*WORKING DATA*:
◆ ◆ ◆ ◆
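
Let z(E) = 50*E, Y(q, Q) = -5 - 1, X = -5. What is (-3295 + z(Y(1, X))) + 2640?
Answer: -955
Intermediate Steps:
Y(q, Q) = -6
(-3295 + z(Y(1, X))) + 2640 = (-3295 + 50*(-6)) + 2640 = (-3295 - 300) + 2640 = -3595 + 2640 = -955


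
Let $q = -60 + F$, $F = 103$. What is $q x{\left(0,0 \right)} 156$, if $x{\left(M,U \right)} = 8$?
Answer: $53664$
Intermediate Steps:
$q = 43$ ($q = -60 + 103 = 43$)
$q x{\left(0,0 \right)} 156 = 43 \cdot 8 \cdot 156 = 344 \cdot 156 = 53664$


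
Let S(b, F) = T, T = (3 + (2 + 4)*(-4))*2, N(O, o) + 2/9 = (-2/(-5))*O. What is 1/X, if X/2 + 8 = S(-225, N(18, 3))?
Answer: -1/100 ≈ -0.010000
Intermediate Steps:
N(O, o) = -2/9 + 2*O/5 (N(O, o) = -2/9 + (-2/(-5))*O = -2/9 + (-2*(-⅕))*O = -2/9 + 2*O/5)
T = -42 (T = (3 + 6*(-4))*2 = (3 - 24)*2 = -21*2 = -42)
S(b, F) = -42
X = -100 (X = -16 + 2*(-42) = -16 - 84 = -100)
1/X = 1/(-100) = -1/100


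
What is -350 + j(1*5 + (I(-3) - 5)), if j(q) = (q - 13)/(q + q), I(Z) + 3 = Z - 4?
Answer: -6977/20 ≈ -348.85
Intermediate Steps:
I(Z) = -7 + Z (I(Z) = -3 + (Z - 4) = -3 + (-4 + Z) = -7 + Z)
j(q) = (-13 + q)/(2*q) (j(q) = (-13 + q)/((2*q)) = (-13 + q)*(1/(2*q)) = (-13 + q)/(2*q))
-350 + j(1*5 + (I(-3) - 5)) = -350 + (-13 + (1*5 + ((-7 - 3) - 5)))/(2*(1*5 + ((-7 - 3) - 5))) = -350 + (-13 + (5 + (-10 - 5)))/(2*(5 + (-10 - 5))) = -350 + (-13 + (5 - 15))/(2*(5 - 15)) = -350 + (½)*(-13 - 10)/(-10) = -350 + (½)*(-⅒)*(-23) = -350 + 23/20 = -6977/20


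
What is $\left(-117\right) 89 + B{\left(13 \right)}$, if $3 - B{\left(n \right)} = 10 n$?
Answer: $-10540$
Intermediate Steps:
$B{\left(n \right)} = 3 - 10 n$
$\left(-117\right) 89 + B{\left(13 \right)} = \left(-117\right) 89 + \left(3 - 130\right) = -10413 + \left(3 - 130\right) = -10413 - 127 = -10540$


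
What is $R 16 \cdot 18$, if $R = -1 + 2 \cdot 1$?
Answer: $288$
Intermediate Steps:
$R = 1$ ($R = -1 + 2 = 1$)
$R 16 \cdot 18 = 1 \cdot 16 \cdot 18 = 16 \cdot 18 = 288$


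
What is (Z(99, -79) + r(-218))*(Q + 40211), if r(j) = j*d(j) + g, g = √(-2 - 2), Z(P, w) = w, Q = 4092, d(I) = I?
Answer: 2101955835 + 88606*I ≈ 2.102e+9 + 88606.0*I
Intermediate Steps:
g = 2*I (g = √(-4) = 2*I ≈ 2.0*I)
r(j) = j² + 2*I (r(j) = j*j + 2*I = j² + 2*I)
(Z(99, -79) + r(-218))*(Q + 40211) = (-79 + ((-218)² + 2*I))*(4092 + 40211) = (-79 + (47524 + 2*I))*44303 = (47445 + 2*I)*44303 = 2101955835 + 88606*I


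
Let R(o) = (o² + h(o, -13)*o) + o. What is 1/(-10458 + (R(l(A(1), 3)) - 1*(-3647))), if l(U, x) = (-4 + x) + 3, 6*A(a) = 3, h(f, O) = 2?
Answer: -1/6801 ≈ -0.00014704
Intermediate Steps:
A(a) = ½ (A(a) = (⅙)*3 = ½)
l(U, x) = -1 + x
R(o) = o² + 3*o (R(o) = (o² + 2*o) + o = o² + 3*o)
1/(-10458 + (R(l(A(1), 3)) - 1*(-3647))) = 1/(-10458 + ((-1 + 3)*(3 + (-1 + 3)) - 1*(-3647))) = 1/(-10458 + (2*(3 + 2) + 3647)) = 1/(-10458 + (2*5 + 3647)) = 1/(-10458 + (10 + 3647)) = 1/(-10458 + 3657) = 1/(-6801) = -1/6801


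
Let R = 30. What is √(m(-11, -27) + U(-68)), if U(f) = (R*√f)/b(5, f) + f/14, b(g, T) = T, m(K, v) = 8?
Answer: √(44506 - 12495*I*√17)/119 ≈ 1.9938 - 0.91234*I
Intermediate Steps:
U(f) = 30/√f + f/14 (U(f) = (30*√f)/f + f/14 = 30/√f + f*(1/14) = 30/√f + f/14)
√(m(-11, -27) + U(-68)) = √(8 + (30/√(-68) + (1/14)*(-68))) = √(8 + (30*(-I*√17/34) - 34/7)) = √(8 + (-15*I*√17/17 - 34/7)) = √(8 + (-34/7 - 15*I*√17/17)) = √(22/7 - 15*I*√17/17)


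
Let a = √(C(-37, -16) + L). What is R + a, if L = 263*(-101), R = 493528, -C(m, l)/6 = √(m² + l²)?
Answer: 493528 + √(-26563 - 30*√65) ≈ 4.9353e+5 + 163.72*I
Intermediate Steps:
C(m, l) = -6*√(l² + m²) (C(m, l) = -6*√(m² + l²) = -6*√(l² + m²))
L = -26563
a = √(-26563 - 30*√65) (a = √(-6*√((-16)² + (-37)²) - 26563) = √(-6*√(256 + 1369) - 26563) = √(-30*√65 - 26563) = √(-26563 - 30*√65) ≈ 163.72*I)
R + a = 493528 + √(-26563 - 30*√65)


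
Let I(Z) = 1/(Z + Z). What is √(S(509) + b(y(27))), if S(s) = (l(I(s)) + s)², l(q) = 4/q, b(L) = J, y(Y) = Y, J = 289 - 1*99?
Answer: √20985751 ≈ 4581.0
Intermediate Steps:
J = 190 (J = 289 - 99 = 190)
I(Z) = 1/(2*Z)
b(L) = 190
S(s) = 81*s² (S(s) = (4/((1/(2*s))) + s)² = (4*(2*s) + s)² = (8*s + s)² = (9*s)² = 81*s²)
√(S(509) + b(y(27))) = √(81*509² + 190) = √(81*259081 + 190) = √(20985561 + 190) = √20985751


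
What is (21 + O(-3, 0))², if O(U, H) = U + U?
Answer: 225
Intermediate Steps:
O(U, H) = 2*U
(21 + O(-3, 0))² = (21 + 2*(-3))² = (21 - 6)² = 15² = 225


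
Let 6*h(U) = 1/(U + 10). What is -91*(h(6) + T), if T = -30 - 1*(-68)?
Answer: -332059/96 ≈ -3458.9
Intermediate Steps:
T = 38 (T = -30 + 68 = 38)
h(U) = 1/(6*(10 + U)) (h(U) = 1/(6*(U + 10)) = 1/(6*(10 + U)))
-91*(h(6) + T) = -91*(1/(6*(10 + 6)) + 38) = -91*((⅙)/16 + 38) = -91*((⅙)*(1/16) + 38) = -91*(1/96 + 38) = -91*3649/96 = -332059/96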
◆ ◆ ◆ ◆
*WHAT THE TASK ASKS*:
Starting at the line that has "Answer: $288$" in the records above, restate word for word every line until the one that has "Answer: 2101955835 +", and include that one as well.

*TASK RESULT*:
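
Answer: $288$
Intermediate Steps:
$R = 1$ ($R = -1 + 2 = 1$)
$R 16 \cdot 18 = 1 \cdot 16 \cdot 18 = 16 \cdot 18 = 288$


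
What is (Z(99, -79) + r(-218))*(Q + 40211), if r(j) = j*d(j) + g, g = √(-2 - 2), Z(P, w) = w, Q = 4092, d(I) = I?
Answer: 2101955835 + 88606*I ≈ 2.102e+9 + 88606.0*I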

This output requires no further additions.